___ Source records ___
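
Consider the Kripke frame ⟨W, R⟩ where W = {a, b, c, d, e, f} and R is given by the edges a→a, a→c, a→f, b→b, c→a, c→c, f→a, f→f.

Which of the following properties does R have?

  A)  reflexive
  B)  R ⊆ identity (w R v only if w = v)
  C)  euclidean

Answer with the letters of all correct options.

(A) not reflexive: not d R d.
(B) not ⊆ identity: a R c with a ≠ c.
(C) not euclidean: a R c and a R f but not c R f.

none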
___
Task: Would you transcribe, unchanged, every line of the material from the one containing "only if w = v)" to the very end, including both, and nothing else?

Response area:
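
  B)  R ⊆ identity (w R v only if w = v)
  C)  euclidean

Answer with the letters of all correct options.

(A) not reflexive: not d R d.
(B) not ⊆ identity: a R c with a ≠ c.
(C) not euclidean: a R c and a R f but not c R f.

none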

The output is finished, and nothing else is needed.